WHAT NEEDS TO BE DONE —
Give the number of lines in the entries below that contain "parser". Write nothing besides it.

DATA EXTRACT —
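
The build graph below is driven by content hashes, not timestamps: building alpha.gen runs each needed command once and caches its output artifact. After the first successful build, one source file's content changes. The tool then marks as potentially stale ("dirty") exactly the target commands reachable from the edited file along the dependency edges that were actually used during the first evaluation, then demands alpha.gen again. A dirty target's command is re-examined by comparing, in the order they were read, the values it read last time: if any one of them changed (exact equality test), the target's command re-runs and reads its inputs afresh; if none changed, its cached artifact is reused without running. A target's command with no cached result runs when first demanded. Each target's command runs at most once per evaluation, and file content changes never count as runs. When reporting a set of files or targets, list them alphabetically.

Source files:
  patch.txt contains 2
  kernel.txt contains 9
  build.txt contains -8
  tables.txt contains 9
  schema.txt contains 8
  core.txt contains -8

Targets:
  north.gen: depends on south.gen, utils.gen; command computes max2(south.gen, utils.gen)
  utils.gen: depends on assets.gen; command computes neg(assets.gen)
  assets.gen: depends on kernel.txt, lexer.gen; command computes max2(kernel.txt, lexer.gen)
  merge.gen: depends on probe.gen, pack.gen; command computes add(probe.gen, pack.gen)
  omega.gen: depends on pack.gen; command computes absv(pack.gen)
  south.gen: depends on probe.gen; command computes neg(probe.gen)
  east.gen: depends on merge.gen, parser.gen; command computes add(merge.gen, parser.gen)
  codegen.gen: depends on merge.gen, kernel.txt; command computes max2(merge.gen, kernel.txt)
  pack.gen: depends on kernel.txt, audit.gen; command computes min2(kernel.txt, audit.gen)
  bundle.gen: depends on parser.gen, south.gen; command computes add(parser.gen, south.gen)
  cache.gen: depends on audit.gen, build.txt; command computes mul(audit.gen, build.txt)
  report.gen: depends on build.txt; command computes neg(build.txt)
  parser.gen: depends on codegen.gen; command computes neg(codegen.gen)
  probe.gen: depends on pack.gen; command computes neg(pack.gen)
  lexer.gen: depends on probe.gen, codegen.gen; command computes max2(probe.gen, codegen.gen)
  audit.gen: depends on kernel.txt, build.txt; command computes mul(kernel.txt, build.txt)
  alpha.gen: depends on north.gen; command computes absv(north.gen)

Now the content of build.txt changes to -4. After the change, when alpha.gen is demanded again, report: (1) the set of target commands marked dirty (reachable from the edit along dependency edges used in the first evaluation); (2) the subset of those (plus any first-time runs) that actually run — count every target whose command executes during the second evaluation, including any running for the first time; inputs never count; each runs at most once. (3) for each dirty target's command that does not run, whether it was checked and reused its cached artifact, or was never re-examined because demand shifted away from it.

Initial pass — values computed on the first demand:
  audit.gen = mul(9, -8) = -72
  pack.gen = min2(9, -72) = -72
  probe.gen = neg(-72) = 72
  merge.gen = add(72, -72) = 0
  codegen.gen = max2(0, 9) = 9
  lexer.gen = max2(72, 9) = 72
  assets.gen = max2(9, 72) = 72
  south.gen = neg(72) = -72
  utils.gen = neg(72) = -72
  north.gen = max2(-72, -72) = -72
  alpha.gen = absv(-72) = 72

Second demand — change propagation:
  audit.gen: re-runs because build.txt -8->-4; new result -36.
  pack.gen: re-runs because audit.gen -72->-36; new result -36.
  probe.gen: re-runs because pack.gen -72->-36; new result 36.
  merge.gen: re-runs because probe.gen 72->36; pack.gen -72->-36; new result 0 (unchanged).
  codegen.gen: re-examined; everything it read last time is the same (merge.gen unchanged, kernel.txt unchanged) — cache 9 kept, no run.
  lexer.gen: re-runs because probe.gen 72->36; new result 36.
  assets.gen: re-runs because lexer.gen 72->36; new result 36.
  south.gen: re-runs because probe.gen 72->36; new result -36.
  utils.gen: re-runs because assets.gen 72->36; new result -36.
  north.gen: re-runs because south.gen -72->-36; utils.gen -72->-36; new result -36.
  alpha.gen: re-runs because north.gen -72->-36; new result 36.

The important point: at codegen.gen every value read last time is unchanged, so the dirty flag clears without a run.

Dirty set: alpha.gen, assets.gen, audit.gen, codegen.gen, lexer.gen, merge.gen, north.gen, pack.gen, probe.gen, south.gen, utils.gen.
Run set: alpha.gen, assets.gen, audit.gen, lexer.gen, merge.gen, north.gen, pack.gen, probe.gen, south.gen, utils.gen (10 run).
Re-examined without running (cache reused): codegen.gen.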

THE ANSWER —
3